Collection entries
|---|

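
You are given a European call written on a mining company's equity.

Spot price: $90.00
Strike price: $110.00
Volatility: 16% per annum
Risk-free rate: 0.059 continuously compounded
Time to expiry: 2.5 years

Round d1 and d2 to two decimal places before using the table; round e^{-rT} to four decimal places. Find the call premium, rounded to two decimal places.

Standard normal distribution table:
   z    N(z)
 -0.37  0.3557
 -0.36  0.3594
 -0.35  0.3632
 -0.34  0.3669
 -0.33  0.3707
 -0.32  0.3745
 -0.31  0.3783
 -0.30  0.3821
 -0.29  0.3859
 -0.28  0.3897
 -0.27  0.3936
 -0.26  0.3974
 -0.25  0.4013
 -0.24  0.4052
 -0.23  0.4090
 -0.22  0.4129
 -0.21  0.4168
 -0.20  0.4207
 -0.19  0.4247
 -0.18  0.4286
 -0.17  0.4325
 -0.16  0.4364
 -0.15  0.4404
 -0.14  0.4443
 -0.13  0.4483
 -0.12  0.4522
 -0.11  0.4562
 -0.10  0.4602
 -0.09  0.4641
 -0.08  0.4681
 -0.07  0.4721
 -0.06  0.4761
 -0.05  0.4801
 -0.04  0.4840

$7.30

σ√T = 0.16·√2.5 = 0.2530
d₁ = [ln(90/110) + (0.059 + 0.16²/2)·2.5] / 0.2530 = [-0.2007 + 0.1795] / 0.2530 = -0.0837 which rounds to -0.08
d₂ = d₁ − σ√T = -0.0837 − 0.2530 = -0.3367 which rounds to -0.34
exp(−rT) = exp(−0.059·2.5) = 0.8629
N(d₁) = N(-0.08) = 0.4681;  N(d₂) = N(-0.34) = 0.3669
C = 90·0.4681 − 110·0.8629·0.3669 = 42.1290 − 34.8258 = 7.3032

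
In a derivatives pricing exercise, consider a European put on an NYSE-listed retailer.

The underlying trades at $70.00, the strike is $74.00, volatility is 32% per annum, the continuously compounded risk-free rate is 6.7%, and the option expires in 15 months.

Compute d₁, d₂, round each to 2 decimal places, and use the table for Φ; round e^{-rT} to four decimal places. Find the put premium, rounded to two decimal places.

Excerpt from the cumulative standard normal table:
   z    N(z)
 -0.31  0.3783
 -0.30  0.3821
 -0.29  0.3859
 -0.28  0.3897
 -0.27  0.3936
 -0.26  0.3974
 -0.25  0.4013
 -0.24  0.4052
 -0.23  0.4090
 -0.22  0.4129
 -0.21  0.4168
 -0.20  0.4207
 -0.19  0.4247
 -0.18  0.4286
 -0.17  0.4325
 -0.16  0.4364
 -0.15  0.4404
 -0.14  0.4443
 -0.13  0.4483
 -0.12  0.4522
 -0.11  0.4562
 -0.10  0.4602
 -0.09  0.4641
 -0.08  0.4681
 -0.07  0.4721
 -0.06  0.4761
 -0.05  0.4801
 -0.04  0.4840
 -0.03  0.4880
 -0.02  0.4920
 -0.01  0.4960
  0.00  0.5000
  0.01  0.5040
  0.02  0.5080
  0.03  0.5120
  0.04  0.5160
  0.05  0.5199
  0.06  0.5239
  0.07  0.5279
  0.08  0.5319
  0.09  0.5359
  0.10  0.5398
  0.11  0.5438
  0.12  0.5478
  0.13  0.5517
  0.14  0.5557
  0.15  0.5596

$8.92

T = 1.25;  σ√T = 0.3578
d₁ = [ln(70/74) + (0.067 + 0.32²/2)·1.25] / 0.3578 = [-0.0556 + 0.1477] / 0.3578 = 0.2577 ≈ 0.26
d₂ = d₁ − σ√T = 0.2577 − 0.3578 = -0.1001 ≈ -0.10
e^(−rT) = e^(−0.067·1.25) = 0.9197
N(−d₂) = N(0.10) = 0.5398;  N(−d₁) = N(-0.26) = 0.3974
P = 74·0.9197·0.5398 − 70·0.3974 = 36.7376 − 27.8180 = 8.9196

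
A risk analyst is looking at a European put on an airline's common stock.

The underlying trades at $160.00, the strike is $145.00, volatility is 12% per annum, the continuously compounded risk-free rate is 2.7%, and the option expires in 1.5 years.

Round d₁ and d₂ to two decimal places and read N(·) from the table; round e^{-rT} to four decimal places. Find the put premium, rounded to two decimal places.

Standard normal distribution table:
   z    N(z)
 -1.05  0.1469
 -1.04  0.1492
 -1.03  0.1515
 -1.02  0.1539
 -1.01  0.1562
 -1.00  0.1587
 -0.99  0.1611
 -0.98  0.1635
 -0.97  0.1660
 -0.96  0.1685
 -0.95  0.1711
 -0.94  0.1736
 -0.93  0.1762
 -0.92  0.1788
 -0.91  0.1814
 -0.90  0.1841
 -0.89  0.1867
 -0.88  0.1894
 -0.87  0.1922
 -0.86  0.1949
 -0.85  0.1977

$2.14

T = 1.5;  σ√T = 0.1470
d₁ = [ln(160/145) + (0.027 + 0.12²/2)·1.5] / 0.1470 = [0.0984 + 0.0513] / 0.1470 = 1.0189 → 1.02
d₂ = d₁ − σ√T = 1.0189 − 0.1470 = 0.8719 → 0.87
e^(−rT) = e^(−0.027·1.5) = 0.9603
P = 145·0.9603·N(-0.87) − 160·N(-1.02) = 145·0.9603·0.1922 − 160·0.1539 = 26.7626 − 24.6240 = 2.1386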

|---|

ASSIGNED TASK ->
Would you please copy out every line of the data exactly?

OUTPUT OF THE TASK ->
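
You are given a European call written on a mining company's equity.

Spot price: $90.00
Strike price: $110.00
Volatility: 16% per annum
Risk-free rate: 0.059 continuously compounded
Time to expiry: 2.5 years

Round d1 and d2 to two decimal places before using the table; round e^{-rT} to four decimal places. Find the call premium, rounded to two decimal places.

Standard normal distribution table:
   z    N(z)
 -0.37  0.3557
 -0.36  0.3594
 -0.35  0.3632
 -0.34  0.3669
 -0.33  0.3707
 -0.32  0.3745
 -0.31  0.3783
 -0.30  0.3821
 -0.29  0.3859
 -0.28  0.3897
 -0.27  0.3936
 -0.26  0.3974
 -0.25  0.4013
 -0.24  0.4052
 -0.23  0.4090
 -0.22  0.4129
 -0.21  0.4168
 -0.20  0.4207
 -0.19  0.4247
 -0.18  0.4286
 -0.17  0.4325
 -0.16  0.4364
 -0.15  0.4404
 -0.14  0.4443
 -0.13  0.4483
 -0.12  0.4522
 -0.11  0.4562
 -0.10  0.4602
 -0.09  0.4641
 -0.08  0.4681
 -0.07  0.4721
 -0.06  0.4761
 -0.05  0.4801
 -0.04  0.4840

$7.30

σ√T = 0.16·√2.5 = 0.2530
d₁ = [ln(90/110) + (0.059 + 0.16²/2)·2.5] / 0.2530 = [-0.2007 + 0.1795] / 0.2530 = -0.0837 which rounds to -0.08
d₂ = d₁ − σ√T = -0.0837 − 0.2530 = -0.3367 which rounds to -0.34
exp(−rT) = exp(−0.059·2.5) = 0.8629
N(d₁) = N(-0.08) = 0.4681;  N(d₂) = N(-0.34) = 0.3669
C = 90·0.4681 − 110·0.8629·0.3669 = 42.1290 − 34.8258 = 7.3032

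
In a derivatives pricing exercise, consider a European put on an NYSE-listed retailer.

The underlying trades at $70.00, the strike is $74.00, volatility is 32% per annum, the continuously compounded risk-free rate is 6.7%, and the option expires in 15 months.

Compute d₁, d₂, round each to 2 decimal places, and use the table for Φ; round e^{-rT} to four decimal places. Find the put premium, rounded to two decimal places.

Excerpt from the cumulative standard normal table:
   z    N(z)
 -0.31  0.3783
 -0.30  0.3821
 -0.29  0.3859
 -0.28  0.3897
 -0.27  0.3936
 -0.26  0.3974
 -0.25  0.4013
 -0.24  0.4052
 -0.23  0.4090
 -0.22  0.4129
 -0.21  0.4168
 -0.20  0.4207
 -0.19  0.4247
 -0.18  0.4286
 -0.17  0.4325
 -0.16  0.4364
 -0.15  0.4404
 -0.14  0.4443
 -0.13  0.4483
 -0.12  0.4522
 -0.11  0.4562
 -0.10  0.4602
 -0.09  0.4641
 -0.08  0.4681
 -0.07  0.4721
 -0.06  0.4761
 -0.05  0.4801
 -0.04  0.4840
 -0.03  0.4880
 -0.02  0.4920
 -0.01  0.4960
  0.00  0.5000
  0.01  0.5040
  0.02  0.5080
  0.03  0.5120
  0.04  0.5160
  0.05  0.5199
  0.06  0.5239
  0.07  0.5279
  0.08  0.5319
  0.09  0.5359
  0.10  0.5398
  0.11  0.5438
  0.12  0.5478
  0.13  0.5517
  0.14  0.5557
  0.15  0.5596

$8.92

T = 1.25;  σ√T = 0.3578
d₁ = [ln(70/74) + (0.067 + 0.32²/2)·1.25] / 0.3578 = [-0.0556 + 0.1477] / 0.3578 = 0.2577 ≈ 0.26
d₂ = d₁ − σ√T = 0.2577 − 0.3578 = -0.1001 ≈ -0.10
e^(−rT) = e^(−0.067·1.25) = 0.9197
N(−d₂) = N(0.10) = 0.5398;  N(−d₁) = N(-0.26) = 0.3974
P = 74·0.9197·0.5398 − 70·0.3974 = 36.7376 − 27.8180 = 8.9196

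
A risk analyst is looking at a European put on an airline's common stock.

The underlying trades at $160.00, the strike is $145.00, volatility is 12% per annum, the continuously compounded risk-free rate is 2.7%, and the option expires in 1.5 years.

Round d₁ and d₂ to two decimal places and read N(·) from the table; round e^{-rT} to four decimal places. Find the put premium, rounded to two decimal places.

Standard normal distribution table:
   z    N(z)
 -1.05  0.1469
 -1.04  0.1492
 -1.03  0.1515
 -1.02  0.1539
 -1.01  0.1562
 -1.00  0.1587
 -0.99  0.1611
 -0.98  0.1635
 -0.97  0.1660
 -0.96  0.1685
 -0.95  0.1711
 -0.94  0.1736
 -0.93  0.1762
 -0.92  0.1788
 -0.91  0.1814
 -0.90  0.1841
 -0.89  0.1867
 -0.88  0.1894
 -0.87  0.1922
 -0.86  0.1949
 -0.85  0.1977

$2.14

T = 1.5;  σ√T = 0.1470
d₁ = [ln(160/145) + (0.027 + 0.12²/2)·1.5] / 0.1470 = [0.0984 + 0.0513] / 0.1470 = 1.0189 → 1.02
d₂ = d₁ − σ√T = 1.0189 − 0.1470 = 0.8719 → 0.87
e^(−rT) = e^(−0.027·1.5) = 0.9603
P = 145·0.9603·N(-0.87) − 160·N(-1.02) = 145·0.9603·0.1922 − 160·0.1539 = 26.7626 − 24.6240 = 2.1386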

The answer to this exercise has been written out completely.